'''
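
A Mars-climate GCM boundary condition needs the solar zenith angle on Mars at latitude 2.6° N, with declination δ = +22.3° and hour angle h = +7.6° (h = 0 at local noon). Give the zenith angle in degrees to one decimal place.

θ_z = 21.0°

cos θ_z = sin φ sin δ + cos φ cos δ cos h = 0.017213 + 0.916138 = 0.933351.
θ_z = arccos(0.933351) = 21.0°.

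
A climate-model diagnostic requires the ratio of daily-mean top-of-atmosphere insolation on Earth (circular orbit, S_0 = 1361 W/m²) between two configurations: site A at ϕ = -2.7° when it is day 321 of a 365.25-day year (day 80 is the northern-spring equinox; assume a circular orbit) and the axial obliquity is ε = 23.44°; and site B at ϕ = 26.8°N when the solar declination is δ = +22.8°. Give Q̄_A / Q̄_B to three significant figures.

Q̄_A / Q̄_B ≈ 0.866

— Configuration A (ϕ=-2.7°):
Solar longitude: L_s = 360° × (321 − 80)/365.25 = 237.536°.
sin δ = sin 23.44° × sin 237.536° = -0.33563, so δ = -19.611°.
cos h₀ = −tan(-2.7°) tan(-19.611°) = -0.0168, h₀ = 1.5876 rad.
Bracket: h₀ sin ϕ sin δ + cos ϕ cos δ sin h₀ = 1.5876×-0.04711×-0.33563 + 0.99889×0.94200×0.99986 = 0.025102 + 0.940823 = 0.965925.
Q̄ = (S_0/π) × [bracket] = (1361/π) × 0.965925 = 418.46 W/m².
— Configuration B (ϕ=+26.8°):
cos h₀ = −tan(+26.8°) tan(+22.800°) = -0.2123, h₀ = 1.7848 rad.
Bracket: h₀ sin ϕ sin δ + cos ϕ cos δ sin h₀ = 1.7848×0.45088×0.38752 + 0.89259×0.92186×0.97720 = 0.311849 + 0.804082 = 1.115931.
Q̄ = (S_0/π) × [bracket] = (1361/π) × 1.115931 = 483.44 W/m².
Ratio Q̄_A / Q̄_B = 418.46 / 483.44 = 0.8656.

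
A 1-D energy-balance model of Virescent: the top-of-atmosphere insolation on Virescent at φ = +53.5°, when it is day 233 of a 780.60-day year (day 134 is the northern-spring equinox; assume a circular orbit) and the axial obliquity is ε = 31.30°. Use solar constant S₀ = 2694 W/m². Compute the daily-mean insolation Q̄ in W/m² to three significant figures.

Solar longitude: λ_s = 360° × (233 − 134)/780.60 = 45.657°.
sin δ = sin 31.30° × sin 45.657° = 0.37154, so δ = +21.811°.
cos H₀ = −tan(+53.5°) tan(+21.811°) = -0.5408, H₀ = 2.1422 rad.
Bracket: H₀ sin φ sin δ + cos φ cos δ sin H₀ = 2.1422×0.80386×0.37154 + 0.59482×0.92842×0.84113 = 0.639803 + 0.464508 = 1.104311.
Q̄ = (S₀/π) × [bracket] = (2694/π) × 1.104311 = 947.0 W/m².

Q̄ ≈ 947 W/m²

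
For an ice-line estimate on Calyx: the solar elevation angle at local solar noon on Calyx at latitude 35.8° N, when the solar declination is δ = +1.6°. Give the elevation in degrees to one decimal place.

At local noon the hour angle is zero, so the zenith angle equals |ϕ − δ| = |+35.8° − (+1.600°)| = 34.200°.
Elevation = 90° − 34.200° = 55.8°.

55.8°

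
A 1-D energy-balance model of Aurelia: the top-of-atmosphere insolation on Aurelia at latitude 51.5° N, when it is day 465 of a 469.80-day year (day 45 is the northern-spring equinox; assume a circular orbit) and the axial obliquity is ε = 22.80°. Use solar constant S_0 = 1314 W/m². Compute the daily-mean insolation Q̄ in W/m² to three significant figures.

Q̄ ≈ 142 W/m²

Solar longitude: L_s = 360° × (465 − 45)/469.80 = 321.839°.
sin δ = sin 22.80° × sin 321.839° = -0.23944, so δ = -13.853°.
cos h₀ = −tan(+51.5°) tan(-13.853°) = 0.3100, h₀ = 1.2556 rad.
Bracket: h₀ sin ϕ sin δ + cos ϕ cos δ sin h₀ = 1.2556×0.78261×-0.23944 + 0.62251×0.97091×0.95073 = -0.235285 + 0.574622 = 0.339337.
Q̄ = (S_0/π) × [bracket] = (1314/π) × 0.339337 = 141.9 W/m².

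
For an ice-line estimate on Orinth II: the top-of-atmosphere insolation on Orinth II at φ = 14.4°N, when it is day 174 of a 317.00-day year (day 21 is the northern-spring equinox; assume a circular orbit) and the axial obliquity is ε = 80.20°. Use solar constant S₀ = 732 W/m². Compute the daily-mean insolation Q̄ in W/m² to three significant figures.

Q̄ ≈ 234 W/m²

Solar longitude: λ_s = 360° × (174 − 21)/317.00 = 173.754°.
sin δ = sin 80.20° × sin 173.754° = 0.10721, so δ = +6.155°.
cos H₀ = −tan(+14.4°) tan(+6.155°) = -0.0277, H₀ = 1.5985 rad.
Bracket: H₀ sin φ sin δ + cos φ cos δ sin H₀ = 1.5985×0.24869×0.10721 + 0.96858×0.99424×0.99962 = 0.042619 + 0.962635 = 1.005254.
Q̄ = (S₀/π) × [bracket] = (732/π) × 1.005254 = 234.2 W/m².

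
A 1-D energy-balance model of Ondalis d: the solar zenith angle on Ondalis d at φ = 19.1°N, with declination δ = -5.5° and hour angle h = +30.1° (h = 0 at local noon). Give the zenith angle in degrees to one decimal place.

cos θ_z = sin φ sin δ + cos φ cos δ cos h = -0.031362 + 0.813760 = 0.782398.
θ_z = arccos(0.782398) = 38.5°.

θ_z = 38.5°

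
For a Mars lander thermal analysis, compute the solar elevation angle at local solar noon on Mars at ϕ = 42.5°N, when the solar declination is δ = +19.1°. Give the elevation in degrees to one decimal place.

At local noon the hour angle is zero, so the zenith angle equals |ϕ − δ| = |+42.5° − (+19.100°)| = 23.400°.
Elevation = 90° − 23.400° = 66.6°.

66.6°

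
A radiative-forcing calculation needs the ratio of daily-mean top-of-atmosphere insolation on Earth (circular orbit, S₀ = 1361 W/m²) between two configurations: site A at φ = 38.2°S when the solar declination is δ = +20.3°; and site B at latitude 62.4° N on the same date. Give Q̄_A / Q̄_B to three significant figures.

— Configuration A (φ=-38.2°):
cos H₀ = −tan(-38.2°) tan(+20.300°) = 0.2911, H₀ = 1.2754 rad.
Bracket: H₀ sin φ sin δ + cos φ cos δ sin H₀ = 1.2754×-0.61841×0.34694 + 0.78586×0.93789×0.95670 = -0.273639 + 0.705136 = 0.431497.
Q̄ = (S₀/π) × [bracket] = (1361/π) × 0.431497 = 186.93 W/m².
— Configuration B (φ=+62.4°):
cos H₀ = −tan(+62.4°) tan(+20.300°) = -0.7076, H₀ = 2.3569 rad.
Bracket: H₀ sin φ sin δ + cos φ cos δ sin H₀ = 2.3569×0.88620×0.34694 + 0.46330×0.93789×0.70664 = 0.724648 + 0.307052 = 1.031700.
Q̄ = (S₀/π) × [bracket] = (1361/π) × 1.031700 = 446.95 W/m².
Ratio Q̄_A / Q̄_B = 186.93 / 446.95 = 0.4182.

Q̄_A / Q̄_B ≈ 0.418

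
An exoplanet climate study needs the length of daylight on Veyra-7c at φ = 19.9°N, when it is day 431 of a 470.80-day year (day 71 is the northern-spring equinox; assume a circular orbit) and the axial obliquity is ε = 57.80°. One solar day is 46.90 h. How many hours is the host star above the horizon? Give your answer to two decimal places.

14.46 h

Solar longitude: λ_s = 360° × (431 − 71)/470.80 = 275.276°.
sin δ = sin 57.80° × sin 275.276° = -0.84261, so δ = -57.417°.
cos H₀ = −tan φ · tan δ = −tan(+19.9°) × tan(-57.417°) = 0.5664, so H₀ = 0.9687 rad = 55.50°.
Daylight = 2H₀/(2π) × 46.90 h = (0.9687/π) × 46.90 = 14.46 h.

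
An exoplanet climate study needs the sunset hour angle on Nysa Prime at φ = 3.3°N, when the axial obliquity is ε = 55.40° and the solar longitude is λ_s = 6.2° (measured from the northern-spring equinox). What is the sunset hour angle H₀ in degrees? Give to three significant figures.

Solar declination: sin δ = sin ε · sin λ_s = sin 55.40° × sin 6.2° = 0.08890, so δ = +5.100°.
cos H₀ = −tan φ · tan δ = −tan(+3.3°) × tan(+5.100°) = -0.0051, so H₀ = 1.5759 rad = 90.29°.

H₀ = 90.3°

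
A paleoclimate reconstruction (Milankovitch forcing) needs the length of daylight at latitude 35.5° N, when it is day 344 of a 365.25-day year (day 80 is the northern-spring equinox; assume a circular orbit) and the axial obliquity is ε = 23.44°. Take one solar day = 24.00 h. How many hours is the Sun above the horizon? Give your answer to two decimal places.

9.64 h

Solar longitude: λ_s = 360° × (344 − 80)/365.25 = 260.205°.
sin δ = sin 23.44° × sin 260.205° = -0.39199, so δ = -23.078°.
cos H₀ = −tan φ · tan δ = −tan(+35.5°) × tan(-23.078°) = 0.3039, so H₀ = 1.2620 rad = 72.31°.
Daylight = 2H₀/(2π) × 24.00 h = (1.2620/π) × 24.00 = 9.64 h.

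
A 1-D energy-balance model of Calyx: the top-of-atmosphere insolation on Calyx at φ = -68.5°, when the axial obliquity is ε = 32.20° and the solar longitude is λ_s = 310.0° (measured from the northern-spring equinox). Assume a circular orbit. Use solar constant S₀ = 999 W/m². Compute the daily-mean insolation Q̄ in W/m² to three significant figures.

Q̄ ≈ 379 W/m²

Solar declination: sin δ = sin ε · sin λ_s = sin 32.20° × sin 310.0° = -0.40821, so δ = -24.092°.
cos H₀ = −tan(-68.5°) tan(-24.092°) = -1.1352 ≤ −1 ⇒ polar day, H₀ = π.
Bracket: H₀ sin φ sin δ + cos φ cos δ sin H₀ = 3.1416×-0.93042×-0.40821 + 0.36650×0.91289×0.00000 = 1.193201 + 0.000000 = 1.193201.
Q̄ = (S₀/π) × [bracket] = (999/π) × 1.193201 = 379.4 W/m².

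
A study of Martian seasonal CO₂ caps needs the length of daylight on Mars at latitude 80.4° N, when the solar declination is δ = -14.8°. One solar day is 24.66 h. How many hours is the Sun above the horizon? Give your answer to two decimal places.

cos H₀ = −tan φ · tan δ = 1.5621 ≥ 1, so the Sun never rises (polar night) and H₀ = 0.
Daylight = 2H₀/(2π) × 24.66 h = (0.0000/π) × 24.66 = 0.00 h.

0.00 h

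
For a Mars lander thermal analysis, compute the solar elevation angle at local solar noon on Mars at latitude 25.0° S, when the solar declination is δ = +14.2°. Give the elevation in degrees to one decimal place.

At local noon the hour angle is zero, so the zenith angle equals |φ − δ| = |-25.0° − (+14.200°)| = 39.200°.
Elevation = 90° − 39.200° = 50.8°.

50.8°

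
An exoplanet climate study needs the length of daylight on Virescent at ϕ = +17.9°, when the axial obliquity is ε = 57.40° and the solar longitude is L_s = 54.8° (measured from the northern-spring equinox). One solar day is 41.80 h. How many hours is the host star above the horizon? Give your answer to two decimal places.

Solar declination: sin δ = sin ε · sin L_s = sin 57.40° × sin 54.8° = 0.68841, so δ = +43.504°.
cos h₀ = −tan ϕ · tan δ = −tan(+17.9°) × tan(+43.504°) = -0.3066, so h₀ = 1.8824 rad = 107.85°.
Daylight = 2h₀/(2π) × 41.80 h = (1.8824/π) × 41.80 = 25.05 h.

25.05 h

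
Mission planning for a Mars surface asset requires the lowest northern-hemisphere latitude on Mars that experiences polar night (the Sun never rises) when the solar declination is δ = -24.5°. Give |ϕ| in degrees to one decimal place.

Polar night requires cos h₀ = −tan ϕ tan δ ≥ 1, i.e. tan ϕ tan δ ≤ −1.
The boundary is |tan ϕ| · |tan δ| = 1, so |ϕ| = 90° − |δ| = 90° − 24.5° = 65.5° in the northern hemisphere.

|ϕ| = 65.5°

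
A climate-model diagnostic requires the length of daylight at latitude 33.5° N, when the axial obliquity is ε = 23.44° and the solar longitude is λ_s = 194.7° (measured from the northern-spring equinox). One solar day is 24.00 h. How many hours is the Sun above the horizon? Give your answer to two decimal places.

Solar declination: sin δ = sin ε · sin λ_s = sin 23.44° × sin 194.7° = -0.10094, so δ = -5.793°.
cos H₀ = −tan φ · tan δ = −tan(+33.5°) × tan(-5.793°) = 0.0672, so H₀ = 1.5036 rad = 86.15°.
Daylight = 2H₀/(2π) × 24.00 h = (1.5036/π) × 24.00 = 11.49 h.

11.49 h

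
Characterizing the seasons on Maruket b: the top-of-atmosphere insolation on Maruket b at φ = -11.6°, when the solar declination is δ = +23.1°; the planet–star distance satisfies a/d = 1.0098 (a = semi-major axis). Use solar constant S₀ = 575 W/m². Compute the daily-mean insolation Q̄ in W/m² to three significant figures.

Q̄ ≈ 146 W/m²

cos H₀ = −tan(-11.6°) tan(+23.100°) = 0.0876, H₀ = 1.4831 rad.
Bracket: H₀ sin φ sin δ + cos φ cos δ sin H₀ = 1.4831×-0.20108×0.39234 + 0.97958×0.91982×0.99616 = -0.117004 + 0.897577 = 0.780573.
Inverse-square distance factor (a/d)² = 1.0098² = 1.019696.
Q̄ = (S₀/π) × 1.019696 × [bracket] = (575/π) × 1.019696 × 0.780573 = 145.7 W/m².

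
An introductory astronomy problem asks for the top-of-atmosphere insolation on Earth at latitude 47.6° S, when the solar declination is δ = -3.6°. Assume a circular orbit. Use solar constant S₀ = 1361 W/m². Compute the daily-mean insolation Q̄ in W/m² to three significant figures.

Q̄ ≈ 324 W/m²

cos H₀ = −tan(-47.6°) tan(-3.600°) = -0.0689, H₀ = 1.6398 rad.
Bracket: H₀ sin φ sin δ + cos φ cos δ sin H₀ = 1.6398×-0.73846×-0.06279 + 0.67430×0.99803×0.99762 = 0.076034 + 0.671370 = 0.747404.
Q̄ = (S₀/π) × [bracket] = (1361/π) × 0.747404 = 323.8 W/m².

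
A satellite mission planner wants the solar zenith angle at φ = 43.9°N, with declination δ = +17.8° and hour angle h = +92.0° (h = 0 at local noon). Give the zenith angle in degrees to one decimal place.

cos θ_z = sin φ sin δ + cos φ cos δ cos h = 0.211970 + -0.023943 = 0.188027.
θ_z = arccos(0.188027) = 79.2°.

θ_z = 79.2°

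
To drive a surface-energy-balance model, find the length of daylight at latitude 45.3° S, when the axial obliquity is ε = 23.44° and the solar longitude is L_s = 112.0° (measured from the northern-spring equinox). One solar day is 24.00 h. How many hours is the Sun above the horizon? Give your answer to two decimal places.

Solar declination: sin δ = sin ε · sin L_s = sin 23.44° × sin 112.0° = 0.36882, so δ = +21.643°.
cos h₀ = −tan ϕ · tan δ = −tan(-45.3°) × tan(+21.643°) = 0.4010, so h₀ = 1.1582 rad = 66.36°.
Daylight = 2h₀/(2π) × 24.00 h = (1.1582/π) × 24.00 = 8.85 h.

8.85 h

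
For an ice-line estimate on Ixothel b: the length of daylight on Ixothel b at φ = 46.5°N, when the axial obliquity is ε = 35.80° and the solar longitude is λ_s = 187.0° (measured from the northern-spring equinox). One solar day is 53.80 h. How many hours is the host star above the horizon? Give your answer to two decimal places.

Solar declination: sin δ = sin ε · sin λ_s = sin 35.80° × sin 187.0° = -0.07129, so δ = -4.088°.
cos H₀ = −tan φ · tan δ = −tan(+46.5°) × tan(-4.088°) = 0.0753, so H₀ = 1.4954 rad = 85.68°.
Daylight = 2H₀/(2π) × 53.80 h = (1.4954/π) × 53.80 = 25.61 h.

25.61 h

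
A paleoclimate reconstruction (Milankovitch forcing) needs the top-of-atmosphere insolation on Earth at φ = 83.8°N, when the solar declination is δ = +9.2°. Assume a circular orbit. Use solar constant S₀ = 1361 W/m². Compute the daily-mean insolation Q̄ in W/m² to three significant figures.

cos H₀ = −tan(+83.8°) tan(+9.200°) = -1.4909 ≤ −1 ⇒ polar day, H₀ = π.
Bracket: H₀ sin φ sin δ + cos φ cos δ sin H₀ = 3.1416×0.99415×0.15988 + 0.10800×0.98714×0.00000 = 0.499341 + 0.000000 = 0.499341.
Q̄ = (S₀/π) × [bracket] = (1361/π) × 0.499341 = 216.3 W/m².

Q̄ ≈ 216 W/m²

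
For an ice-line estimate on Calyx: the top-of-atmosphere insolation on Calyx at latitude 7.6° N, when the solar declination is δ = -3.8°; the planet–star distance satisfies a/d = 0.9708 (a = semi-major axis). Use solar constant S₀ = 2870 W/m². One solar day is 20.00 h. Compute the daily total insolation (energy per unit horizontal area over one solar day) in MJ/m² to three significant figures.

cos H₀ = −tan(+7.6°) tan(-3.800°) = 0.0089, H₀ = 1.5619 rad.
Bracket: H₀ sin φ sin δ + cos φ cos δ sin H₀ = 1.5619×0.13226×-0.06627 + 0.99122×0.99780×0.99996 = -0.013690 + 0.989000 = 0.975310.
Inverse-square distance factor (a/d)² = 0.9708² = 0.942453.
Q̄ = (S₀/π) × 0.942453 × [bracket] = (2870/π) × 0.942453 × 0.975310 = 839.72 W/m².
Daily total = Q̄ × 20.00 h × 3600 s/h = 839.72 × 20.00 × 3600 / 10⁶ = 60.46 MJ/m².

60.5 MJ/m²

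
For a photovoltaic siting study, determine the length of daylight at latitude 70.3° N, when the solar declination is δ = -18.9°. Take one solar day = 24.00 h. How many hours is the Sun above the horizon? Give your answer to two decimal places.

cos h₀ = −tan ϕ · tan δ = −tan(+70.3°) × tan(-18.900°) = 0.9562, so h₀ = 0.2970 rad = 17.02°.
Daylight = 2h₀/(2π) × 24.00 h = (0.2970/π) × 24.00 = 2.27 h.

2.27 h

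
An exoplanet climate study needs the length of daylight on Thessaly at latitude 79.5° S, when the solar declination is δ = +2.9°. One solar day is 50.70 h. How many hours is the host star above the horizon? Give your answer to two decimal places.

cos H₀ = −tan φ · tan δ = −tan(-79.5°) × tan(+2.900°) = 0.2733, so H₀ = 1.2939 rad = 74.14°.
Daylight = 2H₀/(2π) × 50.70 h = (1.2939/π) × 50.70 = 20.88 h.

20.88 h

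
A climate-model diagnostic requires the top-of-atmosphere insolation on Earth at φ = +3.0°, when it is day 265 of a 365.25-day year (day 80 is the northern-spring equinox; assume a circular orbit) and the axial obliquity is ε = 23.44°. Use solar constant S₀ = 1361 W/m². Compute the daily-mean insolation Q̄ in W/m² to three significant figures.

Solar longitude: λ_s = 360° × (265 − 80)/365.25 = 182.341°.
sin δ = sin 23.44° × sin 182.341° = -0.01625, so δ = -0.931°.
cos H₀ = −tan(+3.0°) tan(-0.931°) = 0.0009, H₀ = 1.5699 rad.
Bracket: H₀ sin φ sin δ + cos φ cos δ sin H₀ = 1.5699×0.05234×-0.01625 + 0.99863×0.99987×1.00000 = -0.001335 + 0.998500 = 0.997165.
Q̄ = (S₀/π) × [bracket] = (1361/π) × 0.997165 = 432.0 W/m².

Q̄ ≈ 432 W/m²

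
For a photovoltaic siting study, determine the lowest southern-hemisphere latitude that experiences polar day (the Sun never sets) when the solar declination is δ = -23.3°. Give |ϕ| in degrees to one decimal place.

|ϕ| = 66.7°

Polar day requires cos h₀ = −tan ϕ tan δ ≤ −1, i.e. tan ϕ tan δ ≥ 1.
The boundary is |tan ϕ| · |tan δ| = 1, so |ϕ| = 90° − |δ| = 90° − 23.3° = 66.7° in the southern hemisphere.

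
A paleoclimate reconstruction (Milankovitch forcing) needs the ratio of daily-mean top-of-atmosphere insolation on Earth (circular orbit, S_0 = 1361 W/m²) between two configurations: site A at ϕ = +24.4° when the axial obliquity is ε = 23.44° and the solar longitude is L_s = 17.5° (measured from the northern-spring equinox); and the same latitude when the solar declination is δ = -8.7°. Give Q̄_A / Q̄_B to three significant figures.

— Configuration A (ϕ=+24.4°):
Solar declination: sin δ = sin ε · sin L_s = sin 23.44° × sin 17.5° = 0.11962, so δ = +6.870°.
cos h₀ = −tan(+24.4°) tan(+6.870°) = -0.0547, h₀ = 1.6255 rad.
Bracket: h₀ sin ϕ sin δ + cos ϕ cos δ sin h₀ = 1.6255×0.41310×0.11962 + 0.91068×0.99282×0.99851 = 0.080324 + 0.902794 = 0.983118.
Q̄ = (S_0/π) × [bracket] = (1361/π) × 0.983118 = 425.91 W/m².
— Configuration B (ϕ=+24.4°):
cos h₀ = −tan(+24.4°) tan(-8.700°) = 0.0694, h₀ = 1.5013 rad.
Bracket: h₀ sin ϕ sin δ + cos ϕ cos δ sin h₀ = 1.5013×0.41310×-0.15126 + 0.91068×0.98849×0.99759 = -0.093809 + 0.898029 = 0.804220.
Q̄ = (S_0/π) × [bracket] = (1361/π) × 0.804220 = 348.40 W/m².
Ratio Q̄_A / Q̄_B = 425.91 / 348.40 = 1.222.

Q̄_A / Q̄_B ≈ 1.22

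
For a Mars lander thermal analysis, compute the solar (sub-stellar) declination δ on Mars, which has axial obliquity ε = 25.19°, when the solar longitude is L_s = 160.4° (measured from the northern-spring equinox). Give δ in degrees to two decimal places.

δ = +8.21°

sin δ = sin ε · sin L_s = sin 25.19° × sin 160.4° = 0.142775.
δ = arcsin(0.142775) = +8.21°.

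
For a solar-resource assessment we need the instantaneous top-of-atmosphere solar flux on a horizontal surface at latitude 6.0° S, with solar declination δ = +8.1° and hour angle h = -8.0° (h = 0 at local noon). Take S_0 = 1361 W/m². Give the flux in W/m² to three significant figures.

1.31e+03 W/m²

cos θ_z = sin ϕ sin δ + cos ϕ cos δ cos h = -0.014728 + 0.975018 = 0.960290.
Flux = S_0 · cos θ_z = 1361 × 0.960290 = 1307 W/m².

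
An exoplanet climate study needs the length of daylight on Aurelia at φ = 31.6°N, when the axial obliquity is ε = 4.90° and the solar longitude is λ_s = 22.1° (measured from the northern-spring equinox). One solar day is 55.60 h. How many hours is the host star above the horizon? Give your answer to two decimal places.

28.15 h

Solar declination: sin δ = sin ε · sin λ_s = sin 4.90° × sin 22.1° = 0.03214, so δ = +1.842°.
cos H₀ = −tan φ · tan δ = −tan(+31.6°) × tan(+1.842°) = -0.0198, so H₀ = 1.5906 rad = 91.13°.
Daylight = 2H₀/(2π) × 55.60 h = (1.5906/π) × 55.60 = 28.15 h.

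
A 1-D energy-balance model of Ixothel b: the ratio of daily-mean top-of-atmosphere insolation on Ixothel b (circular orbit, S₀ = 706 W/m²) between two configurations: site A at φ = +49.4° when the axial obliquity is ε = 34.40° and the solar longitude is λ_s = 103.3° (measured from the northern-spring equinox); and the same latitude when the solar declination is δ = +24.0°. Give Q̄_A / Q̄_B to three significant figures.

Q̄_A / Q̄_B ≈ 1.18

— Configuration A (φ=+49.4°):
Solar declination: sin δ = sin ε · sin λ_s = sin 34.40° × sin 103.3° = 0.54981, so δ = +33.354°.
cos H₀ = −tan(+49.4°) tan(+33.354°) = -0.7680, H₀ = 2.4465 rad.
Bracket: H₀ sin φ sin δ + cos φ cos δ sin H₀ = 2.4465×0.75927×0.54981 + 0.65077×0.83529×0.64048 = 1.021302 + 0.348153 = 1.369455.
Q̄ = (S₀/π) × [bracket] = (706/π) × 1.369455 = 307.75 W/m².
— Configuration B (φ=+49.4°):
cos H₀ = −tan(+49.4°) tan(+24.000°) = -0.5195, H₀ = 2.1170 rad.
Bracket: H₀ sin φ sin δ + cos φ cos δ sin H₀ = 2.1170×0.75927×0.40674 + 0.65077×0.91355×0.85450 = 0.653784 + 0.508010 = 1.161794.
Q̄ = (S₀/π) × [bracket] = (706/π) × 1.161794 = 261.09 W/m².
Ratio Q̄_A / Q̄_B = 307.75 / 261.09 = 1.179.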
'''
## What needs to be done
Your answer must be the line with "A 1-D energy-balance model of Ixothel" and all lines after it through the final line of the entries, copied exactly and with nothing added.

## Result of this task
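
A 1-D energy-balance model of Ixothel b: the ratio of daily-mean top-of-atmosphere insolation on Ixothel b (circular orbit, S₀ = 706 W/m²) between two configurations: site A at φ = +49.4° when the axial obliquity is ε = 34.40° and the solar longitude is λ_s = 103.3° (measured from the northern-spring equinox); and the same latitude when the solar declination is δ = +24.0°. Give Q̄_A / Q̄_B to three significant figures.

Q̄_A / Q̄_B ≈ 1.18

— Configuration A (φ=+49.4°):
Solar declination: sin δ = sin ε · sin λ_s = sin 34.40° × sin 103.3° = 0.54981, so δ = +33.354°.
cos H₀ = −tan(+49.4°) tan(+33.354°) = -0.7680, H₀ = 2.4465 rad.
Bracket: H₀ sin φ sin δ + cos φ cos δ sin H₀ = 2.4465×0.75927×0.54981 + 0.65077×0.83529×0.64048 = 1.021302 + 0.348153 = 1.369455.
Q̄ = (S₀/π) × [bracket] = (706/π) × 1.369455 = 307.75 W/m².
— Configuration B (φ=+49.4°):
cos H₀ = −tan(+49.4°) tan(+24.000°) = -0.5195, H₀ = 2.1170 rad.
Bracket: H₀ sin φ sin δ + cos φ cos δ sin H₀ = 2.1170×0.75927×0.40674 + 0.65077×0.91355×0.85450 = 0.653784 + 0.508010 = 1.161794.
Q̄ = (S₀/π) × [bracket] = (706/π) × 1.161794 = 261.09 W/m².
Ratio Q̄_A / Q̄_B = 307.75 / 261.09 = 1.179.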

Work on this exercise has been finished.